Prompt
Down to the last line, set the entries down again exactly.

Available records
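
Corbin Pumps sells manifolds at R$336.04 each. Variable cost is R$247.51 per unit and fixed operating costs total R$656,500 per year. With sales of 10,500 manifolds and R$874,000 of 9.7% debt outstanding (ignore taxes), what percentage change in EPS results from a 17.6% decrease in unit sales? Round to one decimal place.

-86.9%

Contribution at this volume is 10,500 × R$88.53 = R$929,565.00.
Operating income = contribution − fixed costs = R$929,565.00 − R$656,500 = R$273,065.00.
Interest = R$84,778.00, so EBIT − I = R$188,287.00.
DCL = total CM / (EBIT − I) = R$929,565.00 / R$188,287.00 = 4.9370.
EPS therefore changes by 4.9370 × (-17.6%) = -86.9%.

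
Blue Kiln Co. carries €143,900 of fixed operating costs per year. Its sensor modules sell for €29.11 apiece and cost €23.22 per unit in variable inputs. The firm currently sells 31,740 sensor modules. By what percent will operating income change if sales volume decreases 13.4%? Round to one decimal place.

-58.2%

Total contribution margin = 31,740 × €5.89 = €186,948.60.
Subtracting fixed costs: EBIT = €186,948.60 − €143,900 = €43,048.60.
DOL = contribution ÷ EBIT = €186,948.60 ÷ €43,048.60 = 4.3427.
Operating income changes by 4.3427 × -13.4% = -58.2%.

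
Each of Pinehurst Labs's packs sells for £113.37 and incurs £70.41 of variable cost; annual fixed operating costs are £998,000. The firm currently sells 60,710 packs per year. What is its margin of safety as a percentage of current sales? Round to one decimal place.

61.7%

Unit CM = price − variable cost = £113.37 − £70.41 = £42.96. Break-even units = £998,000 ÷ £42.96 = 23,230.91; break-even revenue = 23,230.91 × £113.37 = £2,633,688.55.
Actual sales revenue = 60,710 × £113.37 = £6,882,692.70.
Margin of safety = (£6,882,692.70 − £2,633,688.55) ÷ £6,882,692.70 = 61.7%.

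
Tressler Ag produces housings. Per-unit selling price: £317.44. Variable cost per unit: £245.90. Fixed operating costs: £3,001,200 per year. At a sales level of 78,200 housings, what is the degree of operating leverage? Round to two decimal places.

Total contribution margin = 78,200 × £71.54 = £5,594,428.00.
Operating income = contribution − fixed costs = £5,594,428.00 − £3,001,200 = £2,593,228.00.
Degree of operating leverage = £5,594,428.00 / £2,593,228.00 = 2.1573.

2.16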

Written answer
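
Corbin Pumps sells manifolds at R$336.04 each. Variable cost is R$247.51 per unit and fixed operating costs total R$656,500 per year. With sales of 10,500 manifolds and R$874,000 of 9.7% debt outstanding (ignore taxes), what percentage change in EPS results from a 17.6% decrease in unit sales? Round to one decimal place.

-86.9%

Contribution at this volume is 10,500 × R$88.53 = R$929,565.00.
Operating income = contribution − fixed costs = R$929,565.00 − R$656,500 = R$273,065.00.
Interest = R$84,778.00, so EBIT − I = R$188,287.00.
DCL = total CM / (EBIT − I) = R$929,565.00 / R$188,287.00 = 4.9370.
EPS therefore changes by 4.9370 × (-17.6%) = -86.9%.

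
Blue Kiln Co. carries €143,900 of fixed operating costs per year. Its sensor modules sell for €29.11 apiece and cost €23.22 per unit in variable inputs. The firm currently sells 31,740 sensor modules. By what percent will operating income change if sales volume decreases 13.4%? Round to one decimal place.

-58.2%

Total contribution margin = 31,740 × €5.89 = €186,948.60.
Subtracting fixed costs: EBIT = €186,948.60 − €143,900 = €43,048.60.
DOL = contribution ÷ EBIT = €186,948.60 ÷ €43,048.60 = 4.3427.
Operating income changes by 4.3427 × -13.4% = -58.2%.

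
Each of Pinehurst Labs's packs sells for £113.37 and incurs £70.41 of variable cost; annual fixed operating costs are £998,000. The firm currently sells 60,710 packs per year. What is its margin of safety as a percentage of current sales? Round to one decimal place.

61.7%

Unit CM = price − variable cost = £113.37 − £70.41 = £42.96. Break-even units = £998,000 ÷ £42.96 = 23,230.91; break-even revenue = 23,230.91 × £113.37 = £2,633,688.55.
Actual sales revenue = 60,710 × £113.37 = £6,882,692.70.
Margin of safety = (£6,882,692.70 − £2,633,688.55) ÷ £6,882,692.70 = 61.7%.

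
Tressler Ag produces housings. Per-unit selling price: £317.44. Variable cost per unit: £245.90. Fixed operating costs: £3,001,200 per year. At a sales level of 78,200 housings, what is the degree of operating leverage? Round to two decimal places.

Total contribution margin = 78,200 × £71.54 = £5,594,428.00.
Operating income = contribution − fixed costs = £5,594,428.00 − £3,001,200 = £2,593,228.00.
Degree of operating leverage = £5,594,428.00 / £2,593,228.00 = 2.1573.

2.16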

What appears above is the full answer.